_Task details_: Below is a block of records. Copy every line in it that contains the word "packs".

---------- Extracted data

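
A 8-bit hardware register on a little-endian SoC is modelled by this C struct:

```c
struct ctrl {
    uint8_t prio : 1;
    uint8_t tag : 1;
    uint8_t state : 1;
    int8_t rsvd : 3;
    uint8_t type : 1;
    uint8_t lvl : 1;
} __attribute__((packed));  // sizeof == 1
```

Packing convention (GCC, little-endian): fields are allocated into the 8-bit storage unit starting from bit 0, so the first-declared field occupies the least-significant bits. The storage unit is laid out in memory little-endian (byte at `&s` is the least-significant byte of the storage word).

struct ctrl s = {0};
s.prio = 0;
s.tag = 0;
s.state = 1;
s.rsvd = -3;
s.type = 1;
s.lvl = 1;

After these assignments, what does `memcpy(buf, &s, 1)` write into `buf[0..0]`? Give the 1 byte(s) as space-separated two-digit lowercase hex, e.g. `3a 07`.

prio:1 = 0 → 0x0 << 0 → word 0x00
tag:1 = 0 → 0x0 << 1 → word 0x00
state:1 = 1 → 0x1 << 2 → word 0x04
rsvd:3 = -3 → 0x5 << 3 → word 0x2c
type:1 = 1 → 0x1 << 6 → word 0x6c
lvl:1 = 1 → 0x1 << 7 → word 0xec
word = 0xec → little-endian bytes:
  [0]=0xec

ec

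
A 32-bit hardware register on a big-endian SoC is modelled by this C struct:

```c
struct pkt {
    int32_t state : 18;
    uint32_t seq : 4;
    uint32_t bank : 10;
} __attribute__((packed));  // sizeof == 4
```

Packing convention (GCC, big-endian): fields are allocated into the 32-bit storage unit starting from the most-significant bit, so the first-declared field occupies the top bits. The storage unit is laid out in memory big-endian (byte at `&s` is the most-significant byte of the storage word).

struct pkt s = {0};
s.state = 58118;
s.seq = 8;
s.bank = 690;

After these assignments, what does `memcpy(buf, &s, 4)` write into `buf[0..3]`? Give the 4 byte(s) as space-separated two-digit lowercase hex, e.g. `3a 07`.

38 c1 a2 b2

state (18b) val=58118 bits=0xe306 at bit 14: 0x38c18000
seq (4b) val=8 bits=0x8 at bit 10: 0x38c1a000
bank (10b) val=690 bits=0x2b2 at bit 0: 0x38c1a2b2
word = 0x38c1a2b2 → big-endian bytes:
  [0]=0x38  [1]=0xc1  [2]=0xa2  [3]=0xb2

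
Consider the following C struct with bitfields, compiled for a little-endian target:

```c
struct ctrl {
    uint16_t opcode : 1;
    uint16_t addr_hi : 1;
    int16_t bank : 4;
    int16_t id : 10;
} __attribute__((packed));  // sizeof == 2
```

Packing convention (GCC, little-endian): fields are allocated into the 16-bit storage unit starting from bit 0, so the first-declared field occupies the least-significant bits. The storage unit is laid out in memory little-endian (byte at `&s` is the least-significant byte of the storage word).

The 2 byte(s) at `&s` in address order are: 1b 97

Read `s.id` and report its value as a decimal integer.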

--------------------
---------- Extracted data

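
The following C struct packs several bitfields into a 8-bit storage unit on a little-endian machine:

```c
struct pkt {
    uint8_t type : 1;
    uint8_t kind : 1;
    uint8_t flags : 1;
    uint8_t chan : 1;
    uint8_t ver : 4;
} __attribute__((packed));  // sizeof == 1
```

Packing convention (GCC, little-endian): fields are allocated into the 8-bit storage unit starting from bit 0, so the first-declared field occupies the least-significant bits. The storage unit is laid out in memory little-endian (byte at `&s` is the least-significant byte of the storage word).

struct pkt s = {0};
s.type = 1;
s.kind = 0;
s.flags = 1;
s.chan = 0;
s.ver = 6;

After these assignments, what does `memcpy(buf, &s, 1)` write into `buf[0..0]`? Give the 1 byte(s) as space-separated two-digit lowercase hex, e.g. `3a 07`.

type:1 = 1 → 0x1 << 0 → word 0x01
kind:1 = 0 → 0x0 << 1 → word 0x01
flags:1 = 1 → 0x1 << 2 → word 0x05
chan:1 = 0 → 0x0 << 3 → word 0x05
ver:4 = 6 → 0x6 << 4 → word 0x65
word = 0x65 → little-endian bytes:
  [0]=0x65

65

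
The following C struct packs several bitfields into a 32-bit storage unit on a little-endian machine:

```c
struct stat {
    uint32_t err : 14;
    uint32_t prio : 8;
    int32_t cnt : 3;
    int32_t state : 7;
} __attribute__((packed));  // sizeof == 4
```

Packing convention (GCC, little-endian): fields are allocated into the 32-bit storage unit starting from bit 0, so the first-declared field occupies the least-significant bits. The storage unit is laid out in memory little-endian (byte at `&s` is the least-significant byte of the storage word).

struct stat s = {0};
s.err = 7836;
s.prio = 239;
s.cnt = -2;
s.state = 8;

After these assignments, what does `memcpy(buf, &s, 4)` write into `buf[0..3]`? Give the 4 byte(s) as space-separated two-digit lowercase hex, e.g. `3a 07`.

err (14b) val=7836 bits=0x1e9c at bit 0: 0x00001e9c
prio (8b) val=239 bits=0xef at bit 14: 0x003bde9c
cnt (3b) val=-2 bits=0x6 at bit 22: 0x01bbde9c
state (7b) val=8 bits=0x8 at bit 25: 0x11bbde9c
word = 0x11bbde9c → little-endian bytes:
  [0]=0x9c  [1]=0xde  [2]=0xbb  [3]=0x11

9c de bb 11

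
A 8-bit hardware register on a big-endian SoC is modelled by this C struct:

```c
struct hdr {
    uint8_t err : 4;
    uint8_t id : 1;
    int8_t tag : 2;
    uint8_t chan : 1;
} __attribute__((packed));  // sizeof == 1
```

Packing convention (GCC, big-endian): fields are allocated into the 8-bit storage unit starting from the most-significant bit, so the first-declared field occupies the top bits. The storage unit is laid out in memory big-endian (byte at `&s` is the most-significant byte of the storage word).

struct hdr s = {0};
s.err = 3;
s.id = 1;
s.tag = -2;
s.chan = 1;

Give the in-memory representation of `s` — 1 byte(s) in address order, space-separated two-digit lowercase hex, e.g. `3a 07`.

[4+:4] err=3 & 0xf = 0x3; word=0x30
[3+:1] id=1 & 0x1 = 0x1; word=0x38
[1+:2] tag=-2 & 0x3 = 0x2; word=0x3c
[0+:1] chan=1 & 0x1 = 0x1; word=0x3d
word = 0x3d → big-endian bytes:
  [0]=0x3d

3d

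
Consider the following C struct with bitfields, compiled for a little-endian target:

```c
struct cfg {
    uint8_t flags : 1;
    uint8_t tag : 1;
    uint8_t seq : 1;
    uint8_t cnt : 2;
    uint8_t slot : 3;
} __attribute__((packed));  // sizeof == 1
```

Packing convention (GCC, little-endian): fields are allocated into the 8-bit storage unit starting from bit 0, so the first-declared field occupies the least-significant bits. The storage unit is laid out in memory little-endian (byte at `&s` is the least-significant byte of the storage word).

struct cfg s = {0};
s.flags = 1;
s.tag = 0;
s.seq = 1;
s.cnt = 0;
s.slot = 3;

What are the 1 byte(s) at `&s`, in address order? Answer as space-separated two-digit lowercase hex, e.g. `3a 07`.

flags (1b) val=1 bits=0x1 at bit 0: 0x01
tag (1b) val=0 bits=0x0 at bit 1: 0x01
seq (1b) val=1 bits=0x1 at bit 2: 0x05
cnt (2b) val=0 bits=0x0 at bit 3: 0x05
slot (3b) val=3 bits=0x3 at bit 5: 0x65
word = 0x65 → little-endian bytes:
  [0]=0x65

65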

--------------------
---------- Extracted data

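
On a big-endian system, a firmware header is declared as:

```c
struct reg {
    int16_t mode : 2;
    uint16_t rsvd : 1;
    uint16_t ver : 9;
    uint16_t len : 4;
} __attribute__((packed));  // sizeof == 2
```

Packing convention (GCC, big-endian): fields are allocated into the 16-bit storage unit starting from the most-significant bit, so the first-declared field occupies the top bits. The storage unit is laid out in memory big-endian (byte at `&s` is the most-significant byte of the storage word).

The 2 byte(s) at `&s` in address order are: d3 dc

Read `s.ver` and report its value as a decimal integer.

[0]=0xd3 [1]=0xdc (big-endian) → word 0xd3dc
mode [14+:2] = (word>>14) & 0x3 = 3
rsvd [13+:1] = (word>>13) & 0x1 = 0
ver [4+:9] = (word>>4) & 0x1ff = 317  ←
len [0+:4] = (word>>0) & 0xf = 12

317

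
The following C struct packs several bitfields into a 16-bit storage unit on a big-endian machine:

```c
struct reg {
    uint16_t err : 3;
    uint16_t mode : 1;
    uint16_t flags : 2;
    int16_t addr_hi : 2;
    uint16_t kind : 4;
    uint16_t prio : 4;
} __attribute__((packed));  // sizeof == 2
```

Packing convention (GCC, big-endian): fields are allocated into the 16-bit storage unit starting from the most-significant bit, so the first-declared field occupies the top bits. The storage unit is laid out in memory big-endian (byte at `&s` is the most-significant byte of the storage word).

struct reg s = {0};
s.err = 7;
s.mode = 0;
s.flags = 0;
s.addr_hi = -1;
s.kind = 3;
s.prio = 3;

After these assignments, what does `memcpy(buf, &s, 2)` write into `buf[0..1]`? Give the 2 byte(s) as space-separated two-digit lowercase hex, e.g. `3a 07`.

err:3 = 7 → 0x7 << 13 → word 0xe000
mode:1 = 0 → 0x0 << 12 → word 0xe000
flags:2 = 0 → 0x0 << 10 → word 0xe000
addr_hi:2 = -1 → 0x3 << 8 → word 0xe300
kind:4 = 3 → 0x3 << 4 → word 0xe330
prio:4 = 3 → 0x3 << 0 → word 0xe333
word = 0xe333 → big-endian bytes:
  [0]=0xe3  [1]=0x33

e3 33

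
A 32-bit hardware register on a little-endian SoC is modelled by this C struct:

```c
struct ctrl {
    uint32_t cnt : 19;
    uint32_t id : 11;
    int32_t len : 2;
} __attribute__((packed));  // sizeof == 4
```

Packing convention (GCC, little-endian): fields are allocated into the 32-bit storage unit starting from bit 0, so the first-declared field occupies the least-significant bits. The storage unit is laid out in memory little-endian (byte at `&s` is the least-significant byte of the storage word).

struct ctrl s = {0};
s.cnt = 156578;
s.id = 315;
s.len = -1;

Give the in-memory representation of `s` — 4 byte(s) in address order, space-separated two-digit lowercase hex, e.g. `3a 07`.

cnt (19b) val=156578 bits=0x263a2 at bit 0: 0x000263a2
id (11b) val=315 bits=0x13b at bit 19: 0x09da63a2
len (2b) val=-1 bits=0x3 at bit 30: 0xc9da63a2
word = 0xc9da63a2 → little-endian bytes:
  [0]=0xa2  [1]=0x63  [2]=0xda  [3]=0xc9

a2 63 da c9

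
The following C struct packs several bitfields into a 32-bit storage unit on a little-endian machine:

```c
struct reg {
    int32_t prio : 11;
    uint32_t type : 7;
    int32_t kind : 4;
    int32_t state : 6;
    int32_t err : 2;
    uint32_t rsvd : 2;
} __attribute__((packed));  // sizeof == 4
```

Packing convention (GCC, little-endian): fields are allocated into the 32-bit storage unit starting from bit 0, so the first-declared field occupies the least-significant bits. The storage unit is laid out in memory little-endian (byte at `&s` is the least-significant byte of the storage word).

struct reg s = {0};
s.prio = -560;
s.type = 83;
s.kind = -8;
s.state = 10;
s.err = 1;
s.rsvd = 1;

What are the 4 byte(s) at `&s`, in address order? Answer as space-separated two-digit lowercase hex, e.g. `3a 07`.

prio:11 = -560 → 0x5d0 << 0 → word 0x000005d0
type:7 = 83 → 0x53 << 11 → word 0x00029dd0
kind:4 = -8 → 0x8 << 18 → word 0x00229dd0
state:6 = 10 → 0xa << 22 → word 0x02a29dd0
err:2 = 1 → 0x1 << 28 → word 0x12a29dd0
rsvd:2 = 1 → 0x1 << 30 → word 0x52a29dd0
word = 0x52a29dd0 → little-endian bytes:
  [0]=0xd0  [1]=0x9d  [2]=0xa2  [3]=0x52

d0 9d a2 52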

--------------------

_Task response_:
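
The following C struct packs several bitfields into a 8-bit storage unit on a little-endian machine:
The following C struct packs several bitfields into a 32-bit storage unit on a little-endian machine:
The following C struct packs several bitfields into a 16-bit storage unit on a big-endian machine:
The following C struct packs several bitfields into a 32-bit storage unit on a little-endian machine: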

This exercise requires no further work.